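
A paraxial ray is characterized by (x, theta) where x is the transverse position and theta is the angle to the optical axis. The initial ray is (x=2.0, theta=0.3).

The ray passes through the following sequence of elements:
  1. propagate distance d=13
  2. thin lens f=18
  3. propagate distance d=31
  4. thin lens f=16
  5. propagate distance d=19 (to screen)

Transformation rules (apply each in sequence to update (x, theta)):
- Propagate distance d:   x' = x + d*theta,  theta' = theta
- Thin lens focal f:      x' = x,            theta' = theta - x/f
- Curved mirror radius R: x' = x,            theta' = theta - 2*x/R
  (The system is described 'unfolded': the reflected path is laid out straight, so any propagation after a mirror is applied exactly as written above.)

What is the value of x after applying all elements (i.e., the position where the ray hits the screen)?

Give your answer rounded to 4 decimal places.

Initial: x=2.0000 theta=0.3000
After 1 (propagate distance d=13): x=5.9000 theta=0.3000
After 2 (thin lens f=18): x=5.9000 theta=-1/36 (≈-0.0278)
After 3 (propagate distance d=31): x=907/180 (≈5.0389) theta=-1/36 (≈-0.0278)
After 4 (thin lens f=16): x=907/180 (≈5.0389) theta=-329/960 (≈-0.3427)
After 5 (propagate distance d=19 (to screen)): x=-4241/2880 (≈-1.4726) theta=-329/960 (≈-0.3427)
Rounded to 4 decimal places: x = -1.4726

Answer: -1.4726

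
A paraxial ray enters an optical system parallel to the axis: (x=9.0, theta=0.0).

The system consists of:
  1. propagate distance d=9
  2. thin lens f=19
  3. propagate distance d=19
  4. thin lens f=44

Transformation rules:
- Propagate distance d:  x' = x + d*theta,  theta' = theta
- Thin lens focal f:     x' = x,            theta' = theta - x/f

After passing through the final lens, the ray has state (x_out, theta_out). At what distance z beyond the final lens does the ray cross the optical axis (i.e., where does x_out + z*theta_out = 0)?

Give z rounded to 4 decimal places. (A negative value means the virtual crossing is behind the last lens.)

Initial: x=9.0000 theta=0.0000
After 1 (propagate distance d=9): x=9.0000 theta=0.0000
After 2 (thin lens f=19): x=9.0000 theta=-9/19 (≈-0.4737)
After 3 (propagate distance d=19): x=0.0000 theta=-9/19 (≈-0.4737)
After 4 (thin lens f=44): x=0.0000 theta=-9/19 (≈-0.4737)
z_focus = -x_out/theta_out = -(0.0000)/(-9/19) = 0.0000
Rounded to 4 decimal places: z = 0.0000

Answer: 0.0000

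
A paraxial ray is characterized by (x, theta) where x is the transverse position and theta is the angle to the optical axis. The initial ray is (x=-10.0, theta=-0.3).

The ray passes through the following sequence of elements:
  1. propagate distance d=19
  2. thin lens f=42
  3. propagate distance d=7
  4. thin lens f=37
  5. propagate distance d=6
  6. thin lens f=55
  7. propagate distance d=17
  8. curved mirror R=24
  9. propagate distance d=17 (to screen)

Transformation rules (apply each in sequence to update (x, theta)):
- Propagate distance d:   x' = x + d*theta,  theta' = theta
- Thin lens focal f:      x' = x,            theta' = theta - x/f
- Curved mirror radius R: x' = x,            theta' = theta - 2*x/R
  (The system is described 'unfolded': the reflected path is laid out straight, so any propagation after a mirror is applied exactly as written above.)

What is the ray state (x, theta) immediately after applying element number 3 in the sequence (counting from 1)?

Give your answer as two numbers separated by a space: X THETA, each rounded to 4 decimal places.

Answer: -15.1833 0.0738

Derivation:
Initial: x=-10.0000 theta=-0.3000
After 1 (propagate distance d=19): x=-15.7000 theta=-0.3000
After 2 (thin lens f=42): x=-15.7000 theta=31/420 (≈0.0738)
After 3 (propagate distance d=7): x=-911/60 (≈-15.1833) theta=31/420 (≈0.0738)
Rounded to 4 decimal places: x = -15.1833, theta = 0.0738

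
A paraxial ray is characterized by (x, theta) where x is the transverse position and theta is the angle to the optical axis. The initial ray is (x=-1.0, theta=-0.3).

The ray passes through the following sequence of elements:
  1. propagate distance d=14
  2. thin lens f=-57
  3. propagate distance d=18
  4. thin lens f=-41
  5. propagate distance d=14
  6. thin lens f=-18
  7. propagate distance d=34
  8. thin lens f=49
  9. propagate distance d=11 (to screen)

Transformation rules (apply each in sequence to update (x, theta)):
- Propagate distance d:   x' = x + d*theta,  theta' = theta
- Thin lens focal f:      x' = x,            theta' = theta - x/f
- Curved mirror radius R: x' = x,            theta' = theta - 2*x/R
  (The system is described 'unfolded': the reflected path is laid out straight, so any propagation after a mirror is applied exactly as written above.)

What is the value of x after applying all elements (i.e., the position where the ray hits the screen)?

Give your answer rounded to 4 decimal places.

Initial: x=-1.0000 theta=-0.3000
After 1 (propagate distance d=14): x=-5.2000 theta=-0.3000
After 2 (thin lens f=-57): x=-5.2000 theta=-223/570 (≈-0.3912)
After 3 (propagate distance d=18): x=-1163/95 (≈-12.2421) theta=-223/570 (≈-0.3912)
After 4 (thin lens f=-41): x=-1163/95 (≈-12.2421) theta=-16121/23370 (≈-0.6898)
After 5 (propagate distance d=14): x=-255896/11685 (≈-21.8995) theta=-16121/23370 (≈-0.6898)
After 6 (thin lens f=-18): x=-255896/11685 (≈-21.8995) theta=-80197/42066 (≈-1.9065)
After 7 (propagate distance d=34): x=-9119809/105165 (≈-86.7191) theta=-80197/42066 (≈-1.9065)
After 8 (thin lens f=49): x=-9119809/105165 (≈-86.7191) theta=-469549/3435390 (≈-0.1367)
After 9 (propagate distance d=11 (to screen)): x=-909236399/10306170 (≈-88.2225) theta=-469549/3435390 (≈-0.1367)
Rounded to 4 decimal places: x = -88.2225

Answer: -88.2225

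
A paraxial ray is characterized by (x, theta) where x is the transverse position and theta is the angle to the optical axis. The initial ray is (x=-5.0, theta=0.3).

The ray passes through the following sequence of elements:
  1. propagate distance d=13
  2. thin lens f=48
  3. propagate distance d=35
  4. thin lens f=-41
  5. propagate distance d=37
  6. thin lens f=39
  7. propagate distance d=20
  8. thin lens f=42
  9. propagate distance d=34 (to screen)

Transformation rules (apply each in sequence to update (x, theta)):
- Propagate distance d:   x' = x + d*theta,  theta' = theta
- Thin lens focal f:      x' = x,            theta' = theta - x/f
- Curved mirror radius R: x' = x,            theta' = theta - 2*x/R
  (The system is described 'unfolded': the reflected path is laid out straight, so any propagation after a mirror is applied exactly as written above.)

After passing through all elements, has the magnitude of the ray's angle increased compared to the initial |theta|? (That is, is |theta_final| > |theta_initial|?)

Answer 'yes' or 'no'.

Answer: yes

Derivation:
Initial: x=-5.0000 theta=0.3000
After 1 (propagate distance d=13): x=-1.1000 theta=0.3000
After 2 (thin lens f=48): x=-1.1000 theta=31/96 (≈0.3229)
After 3 (propagate distance d=35): x=4897/480 (≈10.2021) theta=31/96 (≈0.3229)
After 4 (thin lens f=-41): x=4897/480 (≈10.2021) theta=2813/4920 (≈0.5717)
After 5 (propagate distance d=37): x=617101/19680 (≈31.3568) theta=2813/4920 (≈0.5717)
After 6 (thin lens f=39): x=617101/19680 (≈31.3568) theta=-178273/767520 (≈-0.2323)
After 7 (propagate distance d=20): x=20501479/767520 (≈26.7113) theta=-178273/767520 (≈-0.2323)
After 8 (thin lens f=42): x=20501479/767520 (≈26.7113) theta=-5597789/6447168 (≈-0.8683)
After 9 (propagate distance d=34 (to screen)): x=-22640503/8058960 (≈-2.8094) theta=-5597789/6447168 (≈-0.8683)
|theta_initial|=0.3000 |theta_final|=5597789/6447168 (≈0.8683) -> increased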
★ ★ ★ ★ ★
The response must give every line from the material above that holds the string "paraxial".

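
A paraxial ray is characterized by (x, theta) where x is the transverse position and theta is the angle to the optical axis. The initial ray is (x=2.0, theta=0.3).
A paraxial ray enters an optical system parallel to the axis: (x=9.0, theta=0.0).
A paraxial ray is characterized by (x, theta) where x is the transverse position and theta is the angle to the optical axis. The initial ray is (x=-10.0, theta=-0.3).
A paraxial ray is characterized by (x, theta) where x is the transverse position and theta is the angle to the optical axis. The initial ray is (x=-1.0, theta=-0.3).
A paraxial ray is characterized by (x, theta) where x is the transverse position and theta is the angle to the optical axis. The initial ray is (x=-5.0, theta=0.3).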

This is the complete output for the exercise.